> TASK DIRECTIONS: Write out each line exactly, starting with the one containing "A Mars-climate GCM boundary condition needs the ratio" and stopping after the last line of the listing below.

> GIVEN ENTRIES:
■ ■ ■ ■

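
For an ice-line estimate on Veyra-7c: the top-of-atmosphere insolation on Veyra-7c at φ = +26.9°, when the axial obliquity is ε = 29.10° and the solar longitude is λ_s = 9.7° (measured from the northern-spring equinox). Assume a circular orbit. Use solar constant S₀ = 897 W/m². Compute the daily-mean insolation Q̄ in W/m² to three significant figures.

Q̄ ≈ 271 W/m²

Solar declination: sin δ = sin ε · sin λ_s = sin 29.10° × sin 9.7° = 0.08194, so δ = +4.700°.
cos H₀ = −tan(+26.9°) tan(+4.700°) = -0.0417, H₀ = 1.6125 rad.
Bracket: H₀ sin φ sin δ + cos φ cos δ sin H₀ = 1.6125×0.45243×0.08194 + 0.89180×0.99664×0.99913 = 0.059779 + 0.888030 = 0.947809.
Q̄ = (S₀/π) × [bracket] = (897/π) × 0.947809 = 270.6 W/m².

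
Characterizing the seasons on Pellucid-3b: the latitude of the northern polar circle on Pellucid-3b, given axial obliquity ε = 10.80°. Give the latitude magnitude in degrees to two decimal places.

79.20°

The polar circle is the lowest latitude that experiences at least one full rotation of continuous daylight at the northern-summer solstice; it lies at |ϕ| = 90° − ε = 90° − 10.80° = 79.20°.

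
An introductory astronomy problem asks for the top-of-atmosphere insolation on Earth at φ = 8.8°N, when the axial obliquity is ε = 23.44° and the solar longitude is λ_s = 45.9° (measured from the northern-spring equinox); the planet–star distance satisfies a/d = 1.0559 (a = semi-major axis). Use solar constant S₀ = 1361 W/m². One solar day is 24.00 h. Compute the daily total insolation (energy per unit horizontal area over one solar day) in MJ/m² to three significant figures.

42.4 MJ/m²

Solar declination: sin δ = sin ε · sin λ_s = sin 23.44° × sin 45.9° = 0.28566, so δ = +16.598°.
cos H₀ = −tan(+8.8°) tan(+16.598°) = -0.0461, H₀ = 1.6170 rad.
Bracket: H₀ sin φ sin δ + cos φ cos δ sin H₀ = 1.6170×0.15299×0.28566 + 0.98823×0.95833×0.99893 = 0.070668 + 0.946037 = 1.016705.
Inverse-square distance factor (a/d)² = 1.0559² = 1.114925.
Q̄ = (S₀/π) × 1.114925 × [bracket] = (1361/π) × 1.114925 × 1.016705 = 491.08 W/m².
Daily total = Q̄ × 24.00 h × 3600 s/h = 491.08 × 24.00 × 3600 / 10⁶ = 42.43 MJ/m².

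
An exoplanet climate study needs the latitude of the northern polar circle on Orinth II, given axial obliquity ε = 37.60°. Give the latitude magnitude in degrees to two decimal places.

52.40°

The polar circle is the lowest latitude that experiences at least one full rotation of continuous daylight at the northern-summer solstice; it lies at |φ| = 90° − ε = 90° − 37.60° = 52.40°.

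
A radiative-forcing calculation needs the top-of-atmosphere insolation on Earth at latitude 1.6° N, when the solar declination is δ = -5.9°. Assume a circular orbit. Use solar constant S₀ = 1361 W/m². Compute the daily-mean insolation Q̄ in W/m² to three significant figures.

cos H₀ = −tan(+1.6°) tan(-5.900°) = 0.0029, H₀ = 1.5679 rad.
Bracket: H₀ sin φ sin δ + cos φ cos δ sin H₀ = 1.5679×0.02792×-0.10279 + 0.99961×0.99470×1.00000 = -0.004500 + 0.994312 = 0.989812.
Q̄ = (S₀/π) × [bracket] = (1361/π) × 0.989812 = 428.8 W/m².

Q̄ ≈ 429 W/m²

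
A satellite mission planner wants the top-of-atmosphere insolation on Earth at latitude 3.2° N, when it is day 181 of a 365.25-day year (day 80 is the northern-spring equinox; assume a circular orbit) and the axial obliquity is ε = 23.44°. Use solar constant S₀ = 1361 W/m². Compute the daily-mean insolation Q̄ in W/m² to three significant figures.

Solar longitude: λ_s = 360° × (181 − 80)/365.25 = 99.548°.
sin δ = sin 23.44° × sin 99.548° = 0.39228, so δ = +23.096°.
cos H₀ = −tan(+3.2°) tan(+23.096°) = -0.0238, H₀ = 1.5946 rad.
Bracket: H₀ sin φ sin δ + cos φ cos δ sin H₀ = 1.5946×0.05582×0.39228 + 0.99844×0.91985×0.99972 = 0.034917 + 0.918158 = 0.953075.
Q̄ = (S₀/π) × [bracket] = (1361/π) × 0.953075 = 412.9 W/m².

Q̄ ≈ 413 W/m²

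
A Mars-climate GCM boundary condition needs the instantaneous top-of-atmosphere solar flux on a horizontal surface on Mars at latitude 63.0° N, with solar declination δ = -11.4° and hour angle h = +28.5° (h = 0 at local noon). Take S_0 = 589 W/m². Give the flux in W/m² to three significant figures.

cos θ_z = sin ϕ sin δ + cos ϕ cos δ cos h = -0.176114 + 0.391103 = 0.214989.
Flux = S_0 · cos θ_z = 589 × 0.214989 = 126.6 W/m².

127 W/m²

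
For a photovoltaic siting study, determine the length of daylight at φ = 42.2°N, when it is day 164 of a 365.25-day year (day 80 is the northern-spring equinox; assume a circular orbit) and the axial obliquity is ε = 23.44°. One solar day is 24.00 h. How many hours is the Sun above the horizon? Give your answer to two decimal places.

15.06 h

Solar longitude: λ_s = 360° × (164 − 80)/365.25 = 82.793°.
sin δ = sin 23.44° × sin 82.793° = 0.39465, so δ = +23.244°.
cos H₀ = −tan φ · tan δ = −tan(+42.2°) × tan(+23.244°) = -0.3895, so H₀ = 1.9708 rad = 112.92°.
Daylight = 2H₀/(2π) × 24.00 h = (1.9708/π) × 24.00 = 15.06 h.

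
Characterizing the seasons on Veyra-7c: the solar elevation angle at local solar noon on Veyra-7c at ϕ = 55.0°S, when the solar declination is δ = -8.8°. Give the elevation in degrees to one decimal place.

43.8°

At local noon the hour angle is zero, so the zenith angle equals |ϕ − δ| = |-55.0° − (-8.800°)| = 46.200°.
Elevation = 90° − 46.200° = 43.8°.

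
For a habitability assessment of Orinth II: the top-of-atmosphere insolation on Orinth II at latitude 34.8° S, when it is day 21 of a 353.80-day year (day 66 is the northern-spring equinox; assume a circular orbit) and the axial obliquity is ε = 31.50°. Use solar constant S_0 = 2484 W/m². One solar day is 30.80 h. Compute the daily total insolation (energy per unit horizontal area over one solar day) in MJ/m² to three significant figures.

Solar longitude: L_s = 360° × (21 − 66)/353.80 = -45.789°, i.e. -45.789° + 360° = 314.211°.
sin δ = sin 31.50° × sin 314.211° = -0.37451, so δ = -21.994°.
cos h₀ = −tan(-34.8°) tan(-21.994°) = -0.2807, h₀ = 1.8553 rad.
Bracket: h₀ sin ϕ sin δ + cos ϕ cos δ sin h₀ = 1.8553×-0.57071×-0.37451 + 0.82115×0.92722×0.95979 = 0.396546 + 0.730771 = 1.127317.
Q̄ = (S_0/π) × [bracket] = (2484/π) × 1.127317 = 891.35 W/m².
Daily total = Q̄ × 30.80 h × 3600 s/h = 891.35 × 30.80 × 3600 / 10⁶ = 98.83 MJ/m².

98.8 MJ/m²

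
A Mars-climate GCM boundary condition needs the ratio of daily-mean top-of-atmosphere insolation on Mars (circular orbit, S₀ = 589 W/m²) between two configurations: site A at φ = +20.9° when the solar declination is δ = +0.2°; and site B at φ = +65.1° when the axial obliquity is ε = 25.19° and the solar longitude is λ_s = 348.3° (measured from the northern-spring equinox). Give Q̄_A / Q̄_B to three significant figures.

— Configuration A (φ=+20.9°):
cos H₀ = −tan(+20.9°) tan(+0.200°) = -0.0013, H₀ = 1.5721 rad.
Bracket: H₀ sin φ sin δ + cos φ cos δ sin H₀ = 1.5721×0.35674×0.00349 + 0.93420×0.99999×1.00000 = 0.001957 + 0.934191 = 0.936148.
Q̄ = (S₀/π) × [bracket] = (589/π) × 0.936148 = 175.51 W/m².
— Configuration B (φ=+65.1°):
Solar declination: sin δ = sin ε · sin λ_s = sin 25.19° × sin 348.3° = -0.08631, so δ = -4.951°.
cos H₀ = −tan(+65.1°) tan(-4.951°) = 0.1866, H₀ = 1.3831 rad.
Bracket: H₀ sin φ sin δ + cos φ cos δ sin H₀ = 1.3831×0.90704×-0.08631 + 0.42104×0.99627×0.98243 = -0.108278 + 0.412099 = 0.303821.
Q̄ = (S₀/π) × [bracket] = (589/π) × 0.303821 = 56.962 W/m².
Ratio Q̄_A / Q̄_B = 175.51 / 56.962 = 3.081.

Q̄_A / Q̄_B ≈ 3.08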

■ ■ ■ ■

> OUTPUT:
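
A Mars-climate GCM boundary condition needs the ratio of daily-mean top-of-atmosphere insolation on Mars (circular orbit, S₀ = 589 W/m²) between two configurations: site A at φ = +20.9° when the solar declination is δ = +0.2°; and site B at φ = +65.1° when the axial obliquity is ε = 25.19° and the solar longitude is λ_s = 348.3° (measured from the northern-spring equinox). Give Q̄_A / Q̄_B to three significant figures.

— Configuration A (φ=+20.9°):
cos H₀ = −tan(+20.9°) tan(+0.200°) = -0.0013, H₀ = 1.5721 rad.
Bracket: H₀ sin φ sin δ + cos φ cos δ sin H₀ = 1.5721×0.35674×0.00349 + 0.93420×0.99999×1.00000 = 0.001957 + 0.934191 = 0.936148.
Q̄ = (S₀/π) × [bracket] = (589/π) × 0.936148 = 175.51 W/m².
— Configuration B (φ=+65.1°):
Solar declination: sin δ = sin ε · sin λ_s = sin 25.19° × sin 348.3° = -0.08631, so δ = -4.951°.
cos H₀ = −tan(+65.1°) tan(-4.951°) = 0.1866, H₀ = 1.3831 rad.
Bracket: H₀ sin φ sin δ + cos φ cos δ sin H₀ = 1.3831×0.90704×-0.08631 + 0.42104×0.99627×0.98243 = -0.108278 + 0.412099 = 0.303821.
Q̄ = (S₀/π) × [bracket] = (589/π) × 0.303821 = 56.962 W/m².
Ratio Q̄_A / Q̄_B = 175.51 / 56.962 = 3.081.

Q̄_A / Q̄_B ≈ 3.08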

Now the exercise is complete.